#### Record set ####

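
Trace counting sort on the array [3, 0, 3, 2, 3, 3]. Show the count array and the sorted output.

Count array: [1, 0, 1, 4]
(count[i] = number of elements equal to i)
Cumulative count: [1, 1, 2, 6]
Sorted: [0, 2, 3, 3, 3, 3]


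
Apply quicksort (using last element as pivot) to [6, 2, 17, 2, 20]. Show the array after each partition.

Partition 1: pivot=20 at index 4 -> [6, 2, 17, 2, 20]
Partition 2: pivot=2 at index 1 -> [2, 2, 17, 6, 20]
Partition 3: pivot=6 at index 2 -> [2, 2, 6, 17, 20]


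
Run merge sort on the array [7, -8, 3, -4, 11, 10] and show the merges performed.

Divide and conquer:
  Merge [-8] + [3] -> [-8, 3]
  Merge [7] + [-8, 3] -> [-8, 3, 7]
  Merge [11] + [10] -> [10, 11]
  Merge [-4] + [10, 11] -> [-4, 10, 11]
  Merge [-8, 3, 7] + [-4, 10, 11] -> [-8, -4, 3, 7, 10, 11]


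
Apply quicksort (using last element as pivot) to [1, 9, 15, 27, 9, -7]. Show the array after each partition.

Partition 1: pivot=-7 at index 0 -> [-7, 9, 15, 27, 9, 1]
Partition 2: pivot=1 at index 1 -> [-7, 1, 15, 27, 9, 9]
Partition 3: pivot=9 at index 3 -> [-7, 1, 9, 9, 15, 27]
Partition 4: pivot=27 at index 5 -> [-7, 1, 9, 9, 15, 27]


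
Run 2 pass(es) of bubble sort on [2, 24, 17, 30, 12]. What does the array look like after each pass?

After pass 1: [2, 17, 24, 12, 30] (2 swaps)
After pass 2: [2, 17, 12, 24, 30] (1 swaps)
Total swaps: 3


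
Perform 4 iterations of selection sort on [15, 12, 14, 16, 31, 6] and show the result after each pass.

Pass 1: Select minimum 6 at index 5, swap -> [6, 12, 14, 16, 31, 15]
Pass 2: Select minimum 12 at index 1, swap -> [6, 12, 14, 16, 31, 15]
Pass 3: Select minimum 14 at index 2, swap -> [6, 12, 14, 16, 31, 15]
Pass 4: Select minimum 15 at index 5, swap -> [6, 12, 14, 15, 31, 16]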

####

▸ Exercise brief: Find where "-7]. Show the array after each partition." occurs in the data, and please write out that line through the last line exactly, with nothing else.

▸ Written solution:
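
Apply quicksort (using last element as pivot) to [1, 9, 15, 27, 9, -7]. Show the array after each partition.

Partition 1: pivot=-7 at index 0 -> [-7, 9, 15, 27, 9, 1]
Partition 2: pivot=1 at index 1 -> [-7, 1, 15, 27, 9, 9]
Partition 3: pivot=9 at index 3 -> [-7, 1, 9, 9, 15, 27]
Partition 4: pivot=27 at index 5 -> [-7, 1, 9, 9, 15, 27]


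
Run 2 pass(es) of bubble sort on [2, 24, 17, 30, 12]. What does the array look like after each pass?

After pass 1: [2, 17, 24, 12, 30] (2 swaps)
After pass 2: [2, 17, 12, 24, 30] (1 swaps)
Total swaps: 3


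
Perform 4 iterations of selection sort on [15, 12, 14, 16, 31, 6] and show the result after each pass.

Pass 1: Select minimum 6 at index 5, swap -> [6, 12, 14, 16, 31, 15]
Pass 2: Select minimum 12 at index 1, swap -> [6, 12, 14, 16, 31, 15]
Pass 3: Select minimum 14 at index 2, swap -> [6, 12, 14, 16, 31, 15]
Pass 4: Select minimum 15 at index 5, swap -> [6, 12, 14, 15, 31, 16]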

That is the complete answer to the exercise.